_Exercise requirements_:
Give back the full data, retyped precisely.

_Information given_:
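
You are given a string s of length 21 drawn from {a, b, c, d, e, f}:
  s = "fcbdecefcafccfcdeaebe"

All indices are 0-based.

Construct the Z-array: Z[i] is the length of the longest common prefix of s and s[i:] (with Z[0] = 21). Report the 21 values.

Z[0]=21
i=1: i≥r, start 0; Z[1]=0
i=2: i≥r, start 0; Z[2]=0
i=3: i≥r, start 0; Z[3]=0
i=4: i≥r, start 0; Z[4]=0
i=5: i≥r, start 0; Z[5]=0
i=6: i≥r, start 0; Z[6]=0
i=7: i≥r, start 0; Z[7]=2 grow→box=[7,9)
i=8: min(r-i=1, Z[1]=0)=0; Z[8]=0
i=9: i≥r, start 0; Z[9]=0
i=10: i≥r, start 0; Z[10]=2 grow→box=[10,12)
i=11: min(r-i=1, Z[1]=0)=0; Z[11]=0
i=12: i≥r, start 0; Z[12]=0
i=13: i≥r, start 0; Z[13]=2 grow→box=[13,15)
i=14: min(r-i=1, Z[1]=0)=0; Z[14]=0
i=15: i≥r, start 0; Z[15]=0
i=16: i≥r, start 0; Z[16]=0
i=17: i≥r, start 0; Z[17]=0
i=18: i≥r, start 0; Z[18]=0
i=19: i≥r, start 0; Z[19]=0
i=20: i≥r, start 0; Z[20]=0

[21, 0, 0, 0, 0, 0, 0, 2, 0, 0, 2, 0, 0, 2, 0, 0, 0, 0, 0, 0, 0]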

_Solution below_:
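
You are given a string s of length 21 drawn from {a, b, c, d, e, f}:
  s = "fcbdecefcafccfcdeaebe"

All indices are 0-based.

Construct the Z-array: Z[i] is the length of the longest common prefix of s and s[i:] (with Z[0] = 21). Report the 21 values.

Z[0]=21
i=1: i≥r, start 0; Z[1]=0
i=2: i≥r, start 0; Z[2]=0
i=3: i≥r, start 0; Z[3]=0
i=4: i≥r, start 0; Z[4]=0
i=5: i≥r, start 0; Z[5]=0
i=6: i≥r, start 0; Z[6]=0
i=7: i≥r, start 0; Z[7]=2 grow→box=[7,9)
i=8: min(r-i=1, Z[1]=0)=0; Z[8]=0
i=9: i≥r, start 0; Z[9]=0
i=10: i≥r, start 0; Z[10]=2 grow→box=[10,12)
i=11: min(r-i=1, Z[1]=0)=0; Z[11]=0
i=12: i≥r, start 0; Z[12]=0
i=13: i≥r, start 0; Z[13]=2 grow→box=[13,15)
i=14: min(r-i=1, Z[1]=0)=0; Z[14]=0
i=15: i≥r, start 0; Z[15]=0
i=16: i≥r, start 0; Z[16]=0
i=17: i≥r, start 0; Z[17]=0
i=18: i≥r, start 0; Z[18]=0
i=19: i≥r, start 0; Z[19]=0
i=20: i≥r, start 0; Z[20]=0

[21, 0, 0, 0, 0, 0, 0, 2, 0, 0, 2, 0, 0, 2, 0, 0, 0, 0, 0, 0, 0]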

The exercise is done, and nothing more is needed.